» PROBLEM REQUIREMENTS
Of the lines listed below, return exactly those that run from the line containing "P4: (20.5, 3.4)" through the line containing "- Blue: (3.63, 7.82)", both included.

» Dataset excerpts
:::
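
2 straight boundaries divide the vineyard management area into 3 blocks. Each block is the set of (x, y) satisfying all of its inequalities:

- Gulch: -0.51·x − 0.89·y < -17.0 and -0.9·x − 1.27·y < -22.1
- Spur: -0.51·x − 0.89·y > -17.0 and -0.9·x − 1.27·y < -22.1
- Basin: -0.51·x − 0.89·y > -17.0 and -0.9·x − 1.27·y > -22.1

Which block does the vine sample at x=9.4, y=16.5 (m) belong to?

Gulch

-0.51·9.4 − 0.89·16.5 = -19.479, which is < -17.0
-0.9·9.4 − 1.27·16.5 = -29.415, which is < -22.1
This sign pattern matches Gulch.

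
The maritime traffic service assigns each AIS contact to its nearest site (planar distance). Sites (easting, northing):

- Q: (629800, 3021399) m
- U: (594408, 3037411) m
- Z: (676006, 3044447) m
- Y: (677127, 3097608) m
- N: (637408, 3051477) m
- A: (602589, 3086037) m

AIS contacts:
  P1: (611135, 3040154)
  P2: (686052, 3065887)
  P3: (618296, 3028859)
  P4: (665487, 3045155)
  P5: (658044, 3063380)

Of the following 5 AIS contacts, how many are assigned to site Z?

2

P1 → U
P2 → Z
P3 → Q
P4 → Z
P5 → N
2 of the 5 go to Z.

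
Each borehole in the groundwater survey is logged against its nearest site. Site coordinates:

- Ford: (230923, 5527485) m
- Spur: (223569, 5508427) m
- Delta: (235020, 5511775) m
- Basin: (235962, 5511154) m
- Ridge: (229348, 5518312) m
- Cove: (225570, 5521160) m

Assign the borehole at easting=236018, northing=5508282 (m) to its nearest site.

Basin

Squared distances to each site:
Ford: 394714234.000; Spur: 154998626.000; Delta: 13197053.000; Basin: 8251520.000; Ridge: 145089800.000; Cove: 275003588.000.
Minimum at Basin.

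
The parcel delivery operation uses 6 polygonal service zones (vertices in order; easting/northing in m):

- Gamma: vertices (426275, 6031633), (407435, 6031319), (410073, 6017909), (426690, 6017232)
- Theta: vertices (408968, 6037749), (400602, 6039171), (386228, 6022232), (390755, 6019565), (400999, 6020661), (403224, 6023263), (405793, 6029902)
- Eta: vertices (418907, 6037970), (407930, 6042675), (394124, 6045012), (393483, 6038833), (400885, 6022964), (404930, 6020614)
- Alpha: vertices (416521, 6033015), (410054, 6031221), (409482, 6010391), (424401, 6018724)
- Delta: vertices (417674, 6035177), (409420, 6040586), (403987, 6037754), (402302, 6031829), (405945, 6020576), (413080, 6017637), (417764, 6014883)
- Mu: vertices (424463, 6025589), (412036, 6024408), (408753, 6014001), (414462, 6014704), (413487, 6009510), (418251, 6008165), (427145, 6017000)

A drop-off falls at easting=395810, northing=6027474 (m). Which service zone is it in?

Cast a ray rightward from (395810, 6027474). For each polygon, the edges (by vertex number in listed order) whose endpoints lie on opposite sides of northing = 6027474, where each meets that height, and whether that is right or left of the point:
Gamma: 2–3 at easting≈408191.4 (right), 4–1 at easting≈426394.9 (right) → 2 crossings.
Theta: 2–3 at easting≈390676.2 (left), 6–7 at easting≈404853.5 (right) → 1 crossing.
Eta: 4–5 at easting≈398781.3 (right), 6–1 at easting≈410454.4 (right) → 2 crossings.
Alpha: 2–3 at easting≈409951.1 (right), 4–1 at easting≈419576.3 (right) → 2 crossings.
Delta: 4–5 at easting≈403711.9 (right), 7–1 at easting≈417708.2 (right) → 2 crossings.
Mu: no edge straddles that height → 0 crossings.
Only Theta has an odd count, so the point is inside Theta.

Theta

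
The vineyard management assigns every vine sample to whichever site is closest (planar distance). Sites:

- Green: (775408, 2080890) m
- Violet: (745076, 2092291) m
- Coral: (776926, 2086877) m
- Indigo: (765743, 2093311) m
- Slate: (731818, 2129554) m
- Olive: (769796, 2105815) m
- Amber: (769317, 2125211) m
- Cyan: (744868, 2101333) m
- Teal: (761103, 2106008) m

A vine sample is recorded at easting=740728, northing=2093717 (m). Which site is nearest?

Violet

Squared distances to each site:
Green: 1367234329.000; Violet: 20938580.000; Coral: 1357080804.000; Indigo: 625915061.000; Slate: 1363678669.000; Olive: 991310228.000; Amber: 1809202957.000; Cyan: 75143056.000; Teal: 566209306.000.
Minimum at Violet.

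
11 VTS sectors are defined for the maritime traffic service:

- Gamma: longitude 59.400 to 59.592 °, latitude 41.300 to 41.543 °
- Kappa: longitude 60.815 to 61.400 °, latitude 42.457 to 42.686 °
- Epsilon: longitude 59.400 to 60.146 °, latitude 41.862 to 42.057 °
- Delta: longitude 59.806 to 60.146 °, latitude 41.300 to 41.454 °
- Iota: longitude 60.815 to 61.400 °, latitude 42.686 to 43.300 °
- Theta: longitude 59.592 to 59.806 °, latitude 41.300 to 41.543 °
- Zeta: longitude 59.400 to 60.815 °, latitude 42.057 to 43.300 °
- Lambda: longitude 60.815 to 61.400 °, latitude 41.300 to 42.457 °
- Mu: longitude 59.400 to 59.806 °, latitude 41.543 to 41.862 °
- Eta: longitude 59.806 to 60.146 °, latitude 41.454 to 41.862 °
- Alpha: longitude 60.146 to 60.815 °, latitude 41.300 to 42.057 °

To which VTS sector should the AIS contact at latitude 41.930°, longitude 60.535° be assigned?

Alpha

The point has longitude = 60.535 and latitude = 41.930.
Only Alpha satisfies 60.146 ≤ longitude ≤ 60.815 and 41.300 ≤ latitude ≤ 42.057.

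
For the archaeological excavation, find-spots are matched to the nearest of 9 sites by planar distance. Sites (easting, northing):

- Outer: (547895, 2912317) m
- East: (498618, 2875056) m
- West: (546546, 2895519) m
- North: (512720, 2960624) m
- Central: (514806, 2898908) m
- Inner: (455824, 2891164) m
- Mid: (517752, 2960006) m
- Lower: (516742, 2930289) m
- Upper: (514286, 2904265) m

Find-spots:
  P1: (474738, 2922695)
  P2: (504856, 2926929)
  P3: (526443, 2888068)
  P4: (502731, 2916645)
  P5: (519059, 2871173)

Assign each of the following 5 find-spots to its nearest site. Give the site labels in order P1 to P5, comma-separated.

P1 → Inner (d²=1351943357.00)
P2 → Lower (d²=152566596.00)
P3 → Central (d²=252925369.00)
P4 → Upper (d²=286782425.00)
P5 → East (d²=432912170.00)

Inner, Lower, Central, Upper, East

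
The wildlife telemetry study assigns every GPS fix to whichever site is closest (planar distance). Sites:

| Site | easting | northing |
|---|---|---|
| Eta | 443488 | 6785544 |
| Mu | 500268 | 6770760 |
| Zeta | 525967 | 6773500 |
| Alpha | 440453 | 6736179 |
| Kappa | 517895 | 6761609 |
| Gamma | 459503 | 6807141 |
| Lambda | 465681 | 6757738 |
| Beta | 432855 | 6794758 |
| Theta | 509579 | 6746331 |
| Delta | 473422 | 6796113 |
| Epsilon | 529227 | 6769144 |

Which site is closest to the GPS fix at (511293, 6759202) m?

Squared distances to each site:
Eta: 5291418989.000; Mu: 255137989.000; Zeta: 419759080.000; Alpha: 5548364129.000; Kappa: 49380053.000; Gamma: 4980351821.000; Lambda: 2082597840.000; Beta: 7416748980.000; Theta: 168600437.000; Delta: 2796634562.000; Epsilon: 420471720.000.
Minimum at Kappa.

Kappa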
:::
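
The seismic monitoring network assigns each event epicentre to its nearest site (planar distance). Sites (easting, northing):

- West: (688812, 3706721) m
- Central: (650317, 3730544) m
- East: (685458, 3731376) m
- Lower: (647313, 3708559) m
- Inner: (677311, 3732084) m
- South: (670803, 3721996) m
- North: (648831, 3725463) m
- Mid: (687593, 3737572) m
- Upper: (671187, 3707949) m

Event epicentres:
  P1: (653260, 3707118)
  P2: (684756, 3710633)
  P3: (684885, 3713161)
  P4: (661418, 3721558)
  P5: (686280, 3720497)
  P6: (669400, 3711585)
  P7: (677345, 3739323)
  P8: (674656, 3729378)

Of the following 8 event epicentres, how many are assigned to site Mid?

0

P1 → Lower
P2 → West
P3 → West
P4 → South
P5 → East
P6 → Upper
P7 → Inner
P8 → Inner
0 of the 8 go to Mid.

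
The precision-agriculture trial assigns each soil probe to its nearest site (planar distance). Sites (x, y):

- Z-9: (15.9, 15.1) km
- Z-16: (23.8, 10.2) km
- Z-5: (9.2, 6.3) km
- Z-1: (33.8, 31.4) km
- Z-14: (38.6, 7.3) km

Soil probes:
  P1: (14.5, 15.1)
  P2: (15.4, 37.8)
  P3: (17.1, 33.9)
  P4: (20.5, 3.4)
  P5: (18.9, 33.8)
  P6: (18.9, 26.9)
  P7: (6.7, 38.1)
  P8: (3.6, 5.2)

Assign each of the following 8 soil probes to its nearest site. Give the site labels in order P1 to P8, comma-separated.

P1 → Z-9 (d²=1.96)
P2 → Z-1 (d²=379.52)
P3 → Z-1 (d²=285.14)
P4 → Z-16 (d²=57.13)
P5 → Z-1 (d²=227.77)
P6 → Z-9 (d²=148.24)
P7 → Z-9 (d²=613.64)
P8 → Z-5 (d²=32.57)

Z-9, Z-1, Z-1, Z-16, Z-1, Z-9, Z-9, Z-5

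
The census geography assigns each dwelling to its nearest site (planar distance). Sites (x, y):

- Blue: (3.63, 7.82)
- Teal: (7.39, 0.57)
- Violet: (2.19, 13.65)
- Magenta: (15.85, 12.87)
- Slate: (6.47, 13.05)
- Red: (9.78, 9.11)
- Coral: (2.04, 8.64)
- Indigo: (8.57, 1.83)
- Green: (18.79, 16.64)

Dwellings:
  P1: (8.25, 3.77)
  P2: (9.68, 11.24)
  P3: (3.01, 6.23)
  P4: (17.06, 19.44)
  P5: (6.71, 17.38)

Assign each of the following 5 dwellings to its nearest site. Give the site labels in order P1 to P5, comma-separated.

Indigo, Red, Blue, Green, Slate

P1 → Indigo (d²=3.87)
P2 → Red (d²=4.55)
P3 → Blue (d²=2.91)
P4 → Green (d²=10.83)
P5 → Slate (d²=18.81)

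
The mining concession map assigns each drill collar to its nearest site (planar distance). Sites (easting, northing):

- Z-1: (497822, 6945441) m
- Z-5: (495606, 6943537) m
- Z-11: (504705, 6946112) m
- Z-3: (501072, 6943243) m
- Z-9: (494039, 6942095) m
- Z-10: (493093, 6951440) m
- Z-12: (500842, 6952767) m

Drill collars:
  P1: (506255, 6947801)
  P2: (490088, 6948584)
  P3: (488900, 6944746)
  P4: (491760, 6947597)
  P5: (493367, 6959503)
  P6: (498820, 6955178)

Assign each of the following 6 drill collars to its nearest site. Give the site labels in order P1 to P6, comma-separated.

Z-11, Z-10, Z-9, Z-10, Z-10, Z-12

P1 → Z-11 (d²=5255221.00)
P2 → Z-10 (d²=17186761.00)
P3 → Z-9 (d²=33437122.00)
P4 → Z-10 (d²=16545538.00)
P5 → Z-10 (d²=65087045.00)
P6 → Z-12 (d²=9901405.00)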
:::
» TASK SOLUTION
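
  P4: (20.5, 3.4)
  P5: (18.9, 33.8)
  P6: (18.9, 26.9)
  P7: (6.7, 38.1)
  P8: (3.6, 5.2)

Assign each of the following 8 soil probes to its nearest site. Give the site labels in order P1 to P8, comma-separated.

P1 → Z-9 (d²=1.96)
P2 → Z-1 (d²=379.52)
P3 → Z-1 (d²=285.14)
P4 → Z-16 (d²=57.13)
P5 → Z-1 (d²=227.77)
P6 → Z-9 (d²=148.24)
P7 → Z-9 (d²=613.64)
P8 → Z-5 (d²=32.57)

Z-9, Z-1, Z-1, Z-16, Z-1, Z-9, Z-9, Z-5

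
The census geography assigns each dwelling to its nearest site (planar distance). Sites (x, y):

- Blue: (3.63, 7.82)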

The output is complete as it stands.